* [What this task involves] Repeat every record below exactly as written.

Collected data
□ □ □ □
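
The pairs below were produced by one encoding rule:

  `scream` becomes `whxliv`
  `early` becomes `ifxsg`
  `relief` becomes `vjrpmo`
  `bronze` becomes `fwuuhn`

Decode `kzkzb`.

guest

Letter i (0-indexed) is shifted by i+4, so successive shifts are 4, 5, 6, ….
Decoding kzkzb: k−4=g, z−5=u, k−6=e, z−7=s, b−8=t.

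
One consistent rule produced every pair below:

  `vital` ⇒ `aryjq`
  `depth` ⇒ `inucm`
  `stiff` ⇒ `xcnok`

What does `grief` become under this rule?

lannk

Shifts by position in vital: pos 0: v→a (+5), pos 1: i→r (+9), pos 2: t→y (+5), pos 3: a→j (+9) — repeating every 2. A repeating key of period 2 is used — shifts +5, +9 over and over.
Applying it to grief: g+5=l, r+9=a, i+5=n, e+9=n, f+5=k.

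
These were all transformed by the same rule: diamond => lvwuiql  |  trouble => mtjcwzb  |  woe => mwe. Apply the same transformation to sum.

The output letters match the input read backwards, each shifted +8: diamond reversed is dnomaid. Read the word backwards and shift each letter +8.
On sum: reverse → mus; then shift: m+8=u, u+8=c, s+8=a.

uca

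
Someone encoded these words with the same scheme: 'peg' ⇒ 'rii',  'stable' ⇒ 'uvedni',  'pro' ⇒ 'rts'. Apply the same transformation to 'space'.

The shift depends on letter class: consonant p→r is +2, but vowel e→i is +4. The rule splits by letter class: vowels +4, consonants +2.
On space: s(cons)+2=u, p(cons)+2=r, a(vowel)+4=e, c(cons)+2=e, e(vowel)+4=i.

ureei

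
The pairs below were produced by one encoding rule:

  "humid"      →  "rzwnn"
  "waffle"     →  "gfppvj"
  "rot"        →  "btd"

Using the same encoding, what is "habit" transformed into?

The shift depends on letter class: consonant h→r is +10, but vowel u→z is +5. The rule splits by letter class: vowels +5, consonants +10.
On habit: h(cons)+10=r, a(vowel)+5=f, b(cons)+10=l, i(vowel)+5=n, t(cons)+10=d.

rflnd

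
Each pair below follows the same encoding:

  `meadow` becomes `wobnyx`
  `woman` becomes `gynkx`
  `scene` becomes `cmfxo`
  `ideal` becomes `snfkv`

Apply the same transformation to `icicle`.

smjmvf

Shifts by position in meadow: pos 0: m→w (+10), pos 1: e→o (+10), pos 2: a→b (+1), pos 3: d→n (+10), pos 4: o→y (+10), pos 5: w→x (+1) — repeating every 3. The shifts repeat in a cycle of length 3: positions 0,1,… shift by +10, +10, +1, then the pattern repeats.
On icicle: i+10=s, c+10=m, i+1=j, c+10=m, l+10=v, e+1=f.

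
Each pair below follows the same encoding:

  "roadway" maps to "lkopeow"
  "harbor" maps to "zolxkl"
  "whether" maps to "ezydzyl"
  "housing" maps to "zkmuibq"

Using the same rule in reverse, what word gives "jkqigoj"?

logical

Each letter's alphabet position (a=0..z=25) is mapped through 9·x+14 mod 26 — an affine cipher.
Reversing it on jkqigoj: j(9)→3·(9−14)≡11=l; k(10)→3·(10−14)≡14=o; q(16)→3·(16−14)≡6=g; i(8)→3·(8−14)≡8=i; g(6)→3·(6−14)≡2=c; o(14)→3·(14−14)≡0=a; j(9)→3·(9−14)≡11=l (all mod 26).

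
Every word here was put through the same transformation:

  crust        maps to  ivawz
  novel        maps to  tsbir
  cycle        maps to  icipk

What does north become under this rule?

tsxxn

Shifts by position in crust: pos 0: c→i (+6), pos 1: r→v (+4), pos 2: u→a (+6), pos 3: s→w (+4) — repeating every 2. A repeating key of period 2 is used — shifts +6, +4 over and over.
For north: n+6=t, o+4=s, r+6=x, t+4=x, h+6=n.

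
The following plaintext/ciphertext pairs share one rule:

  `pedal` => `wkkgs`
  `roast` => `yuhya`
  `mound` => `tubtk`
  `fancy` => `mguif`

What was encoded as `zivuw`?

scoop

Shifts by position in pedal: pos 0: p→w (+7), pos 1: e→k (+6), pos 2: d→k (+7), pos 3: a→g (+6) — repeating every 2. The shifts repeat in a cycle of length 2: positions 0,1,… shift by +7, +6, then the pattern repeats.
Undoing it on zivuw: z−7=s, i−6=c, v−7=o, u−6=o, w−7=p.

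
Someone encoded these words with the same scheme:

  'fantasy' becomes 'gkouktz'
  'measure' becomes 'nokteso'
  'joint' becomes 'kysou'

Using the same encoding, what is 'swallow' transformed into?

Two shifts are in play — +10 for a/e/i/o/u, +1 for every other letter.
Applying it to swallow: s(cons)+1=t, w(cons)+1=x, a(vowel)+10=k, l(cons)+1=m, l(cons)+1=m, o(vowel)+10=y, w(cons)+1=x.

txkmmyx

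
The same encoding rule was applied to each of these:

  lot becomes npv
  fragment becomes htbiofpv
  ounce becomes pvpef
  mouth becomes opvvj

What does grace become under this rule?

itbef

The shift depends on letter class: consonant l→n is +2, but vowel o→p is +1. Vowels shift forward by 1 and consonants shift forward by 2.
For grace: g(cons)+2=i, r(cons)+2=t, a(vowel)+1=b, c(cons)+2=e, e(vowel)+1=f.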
□ □ □ □
* [Completed exercise]
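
The pairs below were produced by one encoding rule:

  `scream` becomes `whxliv`
  `early` becomes `ifxsg`
  `relief` becomes `vjrpmo`
  `bronze` becomes `fwuuhn`

Decode `kzkzb`.

guest

Letter i (0-indexed) is shifted by i+4, so successive shifts are 4, 5, 6, ….
Decoding kzkzb: k−4=g, z−5=u, k−6=e, z−7=s, b−8=t.

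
One consistent rule produced every pair below:

  `vital` ⇒ `aryjq`
  `depth` ⇒ `inucm`
  `stiff` ⇒ `xcnok`

What does `grief` become under this rule?

lannk

Shifts by position in vital: pos 0: v→a (+5), pos 1: i→r (+9), pos 2: t→y (+5), pos 3: a→j (+9) — repeating every 2. A repeating key of period 2 is used — shifts +5, +9 over and over.
Applying it to grief: g+5=l, r+9=a, i+5=n, e+9=n, f+5=k.

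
These were all transformed by the same rule: diamond => lvwuiql  |  trouble => mtjcwzb  |  woe => mwe. Apply the same transformation to sum.

The output letters match the input read backwards, each shifted +8: diamond reversed is dnomaid. Read the word backwards and shift each letter +8.
On sum: reverse → mus; then shift: m+8=u, u+8=c, s+8=a.

uca

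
Someone encoded these words with the same scheme: 'peg' ⇒ 'rii',  'stable' ⇒ 'uvedni',  'pro' ⇒ 'rts'. Apply the same transformation to 'space'.

The shift depends on letter class: consonant p→r is +2, but vowel e→i is +4. The rule splits by letter class: vowels +4, consonants +2.
On space: s(cons)+2=u, p(cons)+2=r, a(vowel)+4=e, c(cons)+2=e, e(vowel)+4=i.

ureei

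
The pairs below were produced by one encoding rule:

  "humid"      →  "rzwnn"
  "waffle"     →  "gfppvj"
  "rot"        →  "btd"

Using the same encoding, what is "habit" transformed into?

The shift depends on letter class: consonant h→r is +10, but vowel u→z is +5. The rule splits by letter class: vowels +5, consonants +10.
On habit: h(cons)+10=r, a(vowel)+5=f, b(cons)+10=l, i(vowel)+5=n, t(cons)+10=d.

rflnd

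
Each pair below follows the same encoding:

  `meadow` becomes `wobnyx`
  `woman` becomes `gynkx`
  `scene` becomes `cmfxo`
  `ideal` becomes `snfkv`

Apply the same transformation to `icicle`.

smjmvf

Shifts by position in meadow: pos 0: m→w (+10), pos 1: e→o (+10), pos 2: a→b (+1), pos 3: d→n (+10), pos 4: o→y (+10), pos 5: w→x (+1) — repeating every 3. The shifts repeat in a cycle of length 3: positions 0,1,… shift by +10, +10, +1, then the pattern repeats.
On icicle: i+10=s, c+10=m, i+1=j, c+10=m, l+10=v, e+1=f.

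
Each pair below follows the same encoding:

  "roadway" maps to "lkopeow"
  "harbor" maps to "zolxkl"
  "whether" maps to "ezydzyl"
  "housing" maps to "zkmuibq"

Using the same rule in reverse, what word gives "jkqigoj"?

logical

Each letter's alphabet position (a=0..z=25) is mapped through 9·x+14 mod 26 — an affine cipher.
Reversing it on jkqigoj: j(9)→3·(9−14)≡11=l; k(10)→3·(10−14)≡14=o; q(16)→3·(16−14)≡6=g; i(8)→3·(8−14)≡8=i; g(6)→3·(6−14)≡2=c; o(14)→3·(14−14)≡0=a; j(9)→3·(9−14)≡11=l (all mod 26).

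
Every word here was put through the same transformation:

  crust        maps to  ivawz
  novel        maps to  tsbir
  cycle        maps to  icipk

What does north become under this rule?

tsxxn

Shifts by position in crust: pos 0: c→i (+6), pos 1: r→v (+4), pos 2: u→a (+6), pos 3: s→w (+4) — repeating every 2. A repeating key of period 2 is used — shifts +6, +4 over and over.
For north: n+6=t, o+4=s, r+6=x, t+4=x, h+6=n.

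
The following plaintext/ciphertext pairs share one rule:

  `pedal` => `wkkgs`
  `roast` => `yuhya`
  `mound` => `tubtk`
  `fancy` => `mguif`

What was encoded as `zivuw`?

scoop

Shifts by position in pedal: pos 0: p→w (+7), pos 1: e→k (+6), pos 2: d→k (+7), pos 3: a→g (+6) — repeating every 2. The shifts repeat in a cycle of length 2: positions 0,1,… shift by +7, +6, then the pattern repeats.
Undoing it on zivuw: z−7=s, i−6=c, v−7=o, u−6=o, w−7=p.

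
Someone encoded these words with the same scheme:

  'fantasy' becomes 'gkouktz'
  'measure' becomes 'nokteso'
  'joint' becomes 'kysou'

Using the same encoding, what is 'swallow' transformed into?

Two shifts are in play — +10 for a/e/i/o/u, +1 for every other letter.
Applying it to swallow: s(cons)+1=t, w(cons)+1=x, a(vowel)+10=k, l(cons)+1=m, l(cons)+1=m, o(vowel)+10=y, w(cons)+1=x.

txkmmyx

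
The same encoding rule was applied to each of these:

  lot becomes npv
  fragment becomes htbiofpv
  ounce becomes pvpef
  mouth becomes opvvj

What does grace become under this rule?

itbef

The shift depends on letter class: consonant l→n is +2, but vowel o→p is +1. Vowels shift forward by 1 and consonants shift forward by 2.
For grace: g(cons)+2=i, r(cons)+2=t, a(vowel)+1=b, c(cons)+2=e, e(vowel)+1=f.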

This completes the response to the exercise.